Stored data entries
******************************

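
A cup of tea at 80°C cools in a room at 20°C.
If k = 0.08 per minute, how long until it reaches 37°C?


From T(t) = T_a + (T₀ - T_a)e^(-kt), set T(t) = 37:
(37 - 20) / (80 - 20) = e^(-0.08t), so t = -ln(0.283)/0.08 ≈ 15.8 minutes.


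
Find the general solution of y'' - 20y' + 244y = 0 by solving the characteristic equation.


Characteristic equation: r² - 20r + 244 = 0.
Discriminant is negative; roots r = 10 ± 12i (complex conjugate pair).
General solution uses e^(α x)(C₁ cos(β x) + C₂ sin(β x)): y = e^(10x)(C₁cos(12x) + C₂sin(12x)).


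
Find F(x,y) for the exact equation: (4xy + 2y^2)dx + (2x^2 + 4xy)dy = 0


Check exactness: ∂M/∂y = 4x + 4y and ∂N/∂x = 4x + 4y; equal, so the equation is exact.
Integrate M with respect to x (treating y as constant): ∫M dx = 2x^2y + 2xy^2 + h(y).
Differentiate w.r.t. y and set equal to N: all terms match, so h'(y) = 0 and h is a constant absorbed into C.
General solution: 2x^2y + 2xy^2 = C.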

******************************

Assignment>
Return word for word the line with "Find F(x,y) for" and every line after it through the end of the records above.

Finished exercise>
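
Find F(x,y) for the exact equation: (4xy + 2y^2)dx + (2x^2 + 4xy)dy = 0


Check exactness: ∂M/∂y = 4x + 4y and ∂N/∂x = 4x + 4y; equal, so the equation is exact.
Integrate M with respect to x (treating y as constant): ∫M dx = 2x^2y + 2xy^2 + h(y).
Differentiate w.r.t. y and set equal to N: all terms match, so h'(y) = 0 and h is a constant absorbed into C.
General solution: 2x^2y + 2xy^2 = C.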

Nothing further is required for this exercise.